Work instruction:
Return the line containing "The SMILES notation for a compound is" and every line after it through the end of the entries below, with no other lines.

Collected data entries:
Segment Open
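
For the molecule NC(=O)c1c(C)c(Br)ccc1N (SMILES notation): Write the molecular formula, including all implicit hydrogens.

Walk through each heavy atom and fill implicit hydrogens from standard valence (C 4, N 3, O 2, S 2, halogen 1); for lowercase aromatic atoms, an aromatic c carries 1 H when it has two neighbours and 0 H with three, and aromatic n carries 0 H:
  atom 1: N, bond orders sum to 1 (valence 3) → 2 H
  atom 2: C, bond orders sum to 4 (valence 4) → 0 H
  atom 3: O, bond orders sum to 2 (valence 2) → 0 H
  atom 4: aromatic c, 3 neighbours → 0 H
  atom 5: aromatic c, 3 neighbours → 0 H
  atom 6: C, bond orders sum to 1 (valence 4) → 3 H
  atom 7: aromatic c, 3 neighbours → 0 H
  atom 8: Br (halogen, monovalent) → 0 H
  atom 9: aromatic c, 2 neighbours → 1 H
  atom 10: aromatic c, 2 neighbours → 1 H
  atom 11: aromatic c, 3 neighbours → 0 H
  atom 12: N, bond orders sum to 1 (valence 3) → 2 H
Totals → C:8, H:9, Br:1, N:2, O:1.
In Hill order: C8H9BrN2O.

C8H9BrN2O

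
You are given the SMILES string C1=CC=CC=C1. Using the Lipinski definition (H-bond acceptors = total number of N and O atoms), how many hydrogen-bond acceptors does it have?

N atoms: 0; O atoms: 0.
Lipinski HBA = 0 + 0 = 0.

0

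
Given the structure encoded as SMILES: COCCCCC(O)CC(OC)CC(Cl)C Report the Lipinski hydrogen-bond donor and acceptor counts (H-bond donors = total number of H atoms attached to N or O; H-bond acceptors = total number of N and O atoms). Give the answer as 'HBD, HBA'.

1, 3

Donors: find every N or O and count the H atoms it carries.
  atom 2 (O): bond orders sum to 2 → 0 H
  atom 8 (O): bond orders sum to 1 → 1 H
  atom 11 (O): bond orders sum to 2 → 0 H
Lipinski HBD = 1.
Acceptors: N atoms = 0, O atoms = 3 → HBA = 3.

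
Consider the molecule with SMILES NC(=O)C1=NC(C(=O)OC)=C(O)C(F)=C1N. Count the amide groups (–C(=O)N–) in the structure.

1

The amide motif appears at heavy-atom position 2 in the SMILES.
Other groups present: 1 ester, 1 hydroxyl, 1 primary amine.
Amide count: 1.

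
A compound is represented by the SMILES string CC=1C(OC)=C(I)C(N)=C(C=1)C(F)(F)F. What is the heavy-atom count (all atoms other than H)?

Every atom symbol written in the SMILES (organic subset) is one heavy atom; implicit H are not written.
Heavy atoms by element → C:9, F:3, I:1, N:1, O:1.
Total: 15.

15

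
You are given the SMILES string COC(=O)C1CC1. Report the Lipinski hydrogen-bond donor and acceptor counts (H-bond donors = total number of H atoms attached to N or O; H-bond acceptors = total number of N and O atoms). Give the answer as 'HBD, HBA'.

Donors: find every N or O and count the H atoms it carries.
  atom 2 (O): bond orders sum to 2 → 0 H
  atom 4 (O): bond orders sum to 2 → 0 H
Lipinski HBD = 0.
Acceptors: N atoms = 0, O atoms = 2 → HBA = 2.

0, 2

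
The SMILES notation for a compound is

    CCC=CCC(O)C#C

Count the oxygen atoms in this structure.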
Segment Closed
Output for this task:
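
The SMILES notation for a compound is

    CCC=CCC(O)C#C

Count the oxygen atoms in this structure.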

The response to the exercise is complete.